→ **What you have to do**: From the entries below, copy exactly the lines from the one that contains "G: arrival=12, burst=4" through the one that contains "it finishes. Ties", both included, and only those.

[Data provided]

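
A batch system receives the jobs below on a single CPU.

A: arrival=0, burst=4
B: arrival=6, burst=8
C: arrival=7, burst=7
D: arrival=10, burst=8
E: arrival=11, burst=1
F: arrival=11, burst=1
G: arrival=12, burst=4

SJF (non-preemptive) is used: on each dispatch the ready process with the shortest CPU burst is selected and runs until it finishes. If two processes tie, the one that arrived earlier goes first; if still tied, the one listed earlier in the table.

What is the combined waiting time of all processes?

Timeline: | A 0-4 | idle 4-6 | B 6-14 | E 14-15 | F 15-16 | G 16-20 | C 20-27 | D 27-35 |
Completion: A=4  B=14  C=27  D=35  E=15  F=16  G=20
Waiting = turnaround − burst: A=0, B=0, C=13, D=17, E=3, F=4, G=4
Total waiting = 0 + 0 + 13 + 17 + 3 + 4 + 4 = 41

41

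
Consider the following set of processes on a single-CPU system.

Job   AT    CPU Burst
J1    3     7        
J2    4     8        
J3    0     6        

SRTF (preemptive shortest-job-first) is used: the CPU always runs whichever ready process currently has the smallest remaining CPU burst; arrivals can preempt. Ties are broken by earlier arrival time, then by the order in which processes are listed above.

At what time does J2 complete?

Gantt: | J3 0-6 | J1 6-13 | J2 13-21 |
Completion: J1=13  J2=21  J3=6

21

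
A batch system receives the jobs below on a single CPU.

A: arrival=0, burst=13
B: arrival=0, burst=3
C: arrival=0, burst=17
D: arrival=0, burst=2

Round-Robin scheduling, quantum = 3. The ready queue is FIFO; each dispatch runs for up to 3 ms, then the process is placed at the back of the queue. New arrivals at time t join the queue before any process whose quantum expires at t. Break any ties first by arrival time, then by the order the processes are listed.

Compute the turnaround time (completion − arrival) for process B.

Timeline: | A 0-3 | B 3-6 | C 6-9 | D 9-11 | A 11-14 | C 14-17 | A 17-20 | C 20-23 | A 23-26 | C 26-29 | A 29-30 | C 30-35 |
Completion: A=30  B=6  C=35  D=11
Turnaround(B) = completion − arrival = 6 − 0 = 6

6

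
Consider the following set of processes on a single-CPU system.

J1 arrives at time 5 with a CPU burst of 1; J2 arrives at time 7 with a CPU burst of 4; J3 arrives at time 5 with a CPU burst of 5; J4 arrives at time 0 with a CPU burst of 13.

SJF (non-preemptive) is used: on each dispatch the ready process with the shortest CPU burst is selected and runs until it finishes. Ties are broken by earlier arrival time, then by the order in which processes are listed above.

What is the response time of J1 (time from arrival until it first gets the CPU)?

Schedule: | J4 0-13 | J1 13-14 | J2 14-18 | J3 18-23 |
Completion: J1=14  J2=18  J3=23  J4=13
Turnaround (C−A): J1=9  J2=11  J3=18  J4=13
Response(J1) = first start − arrival = 13 − 5 = 8

8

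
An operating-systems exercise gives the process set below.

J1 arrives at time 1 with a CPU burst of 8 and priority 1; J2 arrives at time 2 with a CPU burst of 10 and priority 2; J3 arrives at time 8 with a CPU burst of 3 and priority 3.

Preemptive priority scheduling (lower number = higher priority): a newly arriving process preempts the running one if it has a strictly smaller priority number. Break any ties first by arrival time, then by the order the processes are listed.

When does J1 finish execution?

9

Gantt: | idle 0-1 | J1 1-9 | J2 9-19 | J3 19-22 |
Completion: J1=9  J2=19  J3=22
Turnaround (C−A): J1=8  J2=17  J3=14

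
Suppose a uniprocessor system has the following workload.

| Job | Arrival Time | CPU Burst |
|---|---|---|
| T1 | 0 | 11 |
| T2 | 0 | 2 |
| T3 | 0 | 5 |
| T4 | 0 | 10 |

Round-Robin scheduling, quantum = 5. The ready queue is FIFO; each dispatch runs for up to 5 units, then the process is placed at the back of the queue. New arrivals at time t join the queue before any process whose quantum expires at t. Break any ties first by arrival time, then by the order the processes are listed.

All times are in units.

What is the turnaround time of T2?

7

Timeline: | T1 0-5 | T2 5-7 | T3 7-12 | T4 12-17 | T1 17-22 | T4 22-27 | T1 27-28 |
Completion: T1=28  T2=7  T3=12  T4=27
Turnaround(T2) = completion − arrival = 7 − 0 = 7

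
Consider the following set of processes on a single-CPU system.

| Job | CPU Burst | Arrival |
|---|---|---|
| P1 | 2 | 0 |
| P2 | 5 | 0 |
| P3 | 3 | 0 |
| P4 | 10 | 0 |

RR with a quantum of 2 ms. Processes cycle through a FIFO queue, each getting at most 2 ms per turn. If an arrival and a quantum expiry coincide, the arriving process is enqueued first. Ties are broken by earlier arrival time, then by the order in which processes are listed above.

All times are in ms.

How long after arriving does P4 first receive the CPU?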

[/Data provided]

→ **Answer to this problem**:
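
G: arrival=12, burst=4

SJF (non-preemptive) is used: on each dispatch the ready process with the shortest CPU burst is selected and runs until it finishes. If two processes tie, the one that arrived earlier goes first; if still tied, the one listed earlier in the table.

What is the combined waiting time of all processes?

Timeline: | A 0-4 | idle 4-6 | B 6-14 | E 14-15 | F 15-16 | G 16-20 | C 20-27 | D 27-35 |
Completion: A=4  B=14  C=27  D=35  E=15  F=16  G=20
Waiting = turnaround − burst: A=0, B=0, C=13, D=17, E=3, F=4, G=4
Total waiting = 0 + 0 + 13 + 17 + 3 + 4 + 4 = 41

41

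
Consider the following set of processes on a single-CPU system.

Job   AT    CPU Burst
J1    3     7        
J2    4     8        
J3    0     6        

SRTF (preemptive shortest-job-first) is used: the CPU always runs whichever ready process currently has the smallest remaining CPU burst; arrivals can preempt. Ties are broken by earlier arrival time, then by the order in which processes are listed above.

At what time does J2 complete?

Gantt: | J3 0-6 | J1 6-13 | J2 13-21 |
Completion: J1=13  J2=21  J3=6

21

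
A batch system receives the jobs below on a single CPU.

A: arrival=0, burst=13
B: arrival=0, burst=3
C: arrival=0, burst=17
D: arrival=0, burst=2

Round-Robin scheduling, quantum = 3. The ready queue is FIFO; each dispatch runs for up to 3 ms, then the process is placed at the back of the queue. New arrivals at time t join the queue before any process whose quantum expires at t. Break any ties first by arrival time, then by the order the processes are listed.

Compute the turnaround time (completion − arrival) for process B.

Timeline: | A 0-3 | B 3-6 | C 6-9 | D 9-11 | A 11-14 | C 14-17 | A 17-20 | C 20-23 | A 23-26 | C 26-29 | A 29-30 | C 30-35 |
Completion: A=30  B=6  C=35  D=11
Turnaround(B) = completion − arrival = 6 − 0 = 6

6

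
Consider the following set of processes on a single-CPU system.

J1 arrives at time 5 with a CPU burst of 1; J2 arrives at time 7 with a CPU burst of 4; J3 arrives at time 5 with a CPU burst of 5; J4 arrives at time 0 with a CPU burst of 13.

SJF (non-preemptive) is used: on each dispatch the ready process with the shortest CPU burst is selected and runs until it finishes. Ties are broken by earlier arrival time, then by the order in which processes are listed above.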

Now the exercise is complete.